- **What to work on**: Copies of all lines that contain "lists" are needed; take them from the data below.

_ _ _ _ _

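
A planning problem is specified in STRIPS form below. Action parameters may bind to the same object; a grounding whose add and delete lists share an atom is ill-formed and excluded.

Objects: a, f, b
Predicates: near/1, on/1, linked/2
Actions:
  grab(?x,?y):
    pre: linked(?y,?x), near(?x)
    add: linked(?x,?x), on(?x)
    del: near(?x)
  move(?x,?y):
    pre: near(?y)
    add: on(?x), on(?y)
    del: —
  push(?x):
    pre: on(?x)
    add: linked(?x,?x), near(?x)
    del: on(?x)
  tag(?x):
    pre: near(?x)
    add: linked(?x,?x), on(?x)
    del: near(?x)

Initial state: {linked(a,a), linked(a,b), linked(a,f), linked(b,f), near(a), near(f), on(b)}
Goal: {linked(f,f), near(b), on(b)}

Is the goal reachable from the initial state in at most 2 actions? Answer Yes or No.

No

1. grab(f,a)  →  {linked(a,a), linked(a,b), linked(a,f), linked(b,f), linked(f,f), near(a), on(b), on(f)}
2. push(b)  →  {linked(a,a), linked(a,b), linked(a,f), linked(b,b), linked(b,f), linked(f,f), near(a), near(b), on(f)}
3. move(a,b)  →  {linked(a,a), linked(a,b), linked(a,f), linked(b,b), linked(b,f), linked(f,f), near(a), near(b), on(a), on(b), on(f)}
optimal plan length = 3; 3 > 2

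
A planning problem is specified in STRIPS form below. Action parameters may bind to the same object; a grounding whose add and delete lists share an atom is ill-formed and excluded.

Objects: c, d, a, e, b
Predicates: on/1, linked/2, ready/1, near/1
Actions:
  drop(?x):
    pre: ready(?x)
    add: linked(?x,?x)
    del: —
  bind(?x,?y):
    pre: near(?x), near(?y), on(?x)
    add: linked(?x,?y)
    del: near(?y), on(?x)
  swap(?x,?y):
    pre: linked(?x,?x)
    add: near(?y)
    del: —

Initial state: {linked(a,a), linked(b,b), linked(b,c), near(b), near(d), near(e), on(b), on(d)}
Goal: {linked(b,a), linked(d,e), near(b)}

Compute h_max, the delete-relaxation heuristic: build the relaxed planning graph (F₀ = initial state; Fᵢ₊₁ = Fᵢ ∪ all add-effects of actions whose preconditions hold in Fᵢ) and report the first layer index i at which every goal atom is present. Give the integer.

2

F0 = init (8 atoms)
F1 = F0 ∪ {linked(b,d), linked(b,e), linked(d,b), linked(d,d), linked(d,e), near(a), near(c)}  (15 atoms)
F2 = F1 ∪ {linked(b,a), linked(d,a), linked(d,c)}  (18 atoms)
goal ⊆ F2  ⇒  h_max = 2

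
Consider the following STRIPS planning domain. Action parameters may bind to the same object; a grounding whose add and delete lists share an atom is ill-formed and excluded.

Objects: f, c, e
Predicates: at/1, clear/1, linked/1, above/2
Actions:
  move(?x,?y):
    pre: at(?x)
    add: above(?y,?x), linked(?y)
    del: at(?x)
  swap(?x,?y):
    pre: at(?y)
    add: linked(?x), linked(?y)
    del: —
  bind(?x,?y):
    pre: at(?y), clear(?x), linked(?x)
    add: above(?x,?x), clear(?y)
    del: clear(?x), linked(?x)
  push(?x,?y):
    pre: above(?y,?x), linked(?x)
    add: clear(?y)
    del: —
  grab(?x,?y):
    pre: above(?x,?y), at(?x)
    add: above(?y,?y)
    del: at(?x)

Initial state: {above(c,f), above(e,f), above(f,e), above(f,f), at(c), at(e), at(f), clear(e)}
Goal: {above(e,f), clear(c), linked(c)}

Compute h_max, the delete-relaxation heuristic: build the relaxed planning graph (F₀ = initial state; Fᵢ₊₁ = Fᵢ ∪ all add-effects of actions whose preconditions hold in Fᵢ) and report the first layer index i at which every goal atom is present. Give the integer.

F0 = init (8 atoms)
F1 = F0 ∪ {above(c,c), above(c,e), above(e,c), above(e,e), above(f,c), linked(c), linked(e), linked(f)}  (16 atoms)
F2 = F1 ∪ {clear(c), clear(f)}  (18 atoms)
goal ⊆ F2  ⇒  h_max = 2

2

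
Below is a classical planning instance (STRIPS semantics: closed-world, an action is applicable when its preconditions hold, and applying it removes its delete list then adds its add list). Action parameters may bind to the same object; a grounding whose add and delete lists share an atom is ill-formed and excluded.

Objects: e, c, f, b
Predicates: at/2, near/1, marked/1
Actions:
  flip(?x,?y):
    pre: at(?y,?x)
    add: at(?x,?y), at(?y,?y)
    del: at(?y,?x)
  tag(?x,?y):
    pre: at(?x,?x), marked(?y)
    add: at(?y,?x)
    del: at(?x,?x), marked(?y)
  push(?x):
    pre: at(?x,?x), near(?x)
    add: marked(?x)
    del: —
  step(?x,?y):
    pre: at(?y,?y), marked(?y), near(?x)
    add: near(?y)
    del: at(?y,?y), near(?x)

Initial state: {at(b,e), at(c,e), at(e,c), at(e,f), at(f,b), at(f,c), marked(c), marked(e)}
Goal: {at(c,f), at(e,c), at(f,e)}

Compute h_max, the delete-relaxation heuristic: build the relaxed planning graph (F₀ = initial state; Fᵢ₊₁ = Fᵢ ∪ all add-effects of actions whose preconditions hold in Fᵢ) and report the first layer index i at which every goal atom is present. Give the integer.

1

F0 = init (8 atoms)
F1 = F0 ∪ {at(b,b), at(b,f), at(c,c), at(c,f), at(e,b), at(e,e), at(f,e), at(f,f)}  (16 atoms)
goal ⊆ F1  ⇒  h_max = 1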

_ _ _ _ _

- **Your solution**:
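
A planning problem is specified in STRIPS form below. Action parameters may bind to the same object; a grounding whose add and delete lists share an atom is ill-formed and excluded.
A planning problem is specified in STRIPS form below. Action parameters may bind to the same object; a grounding whose add and delete lists share an atom is ill-formed and excluded.
Consider the following STRIPS planning domain. Action parameters may bind to the same object; a grounding whose add and delete lists share an atom is ill-formed and excluded.
Below is a classical planning instance (STRIPS semantics: closed-world, an action is applicable when its preconditions hold, and applying it removes its delete list then adds its add list). Action parameters may bind to the same object; a grounding whose add and delete lists share an atom is ill-formed and excluded.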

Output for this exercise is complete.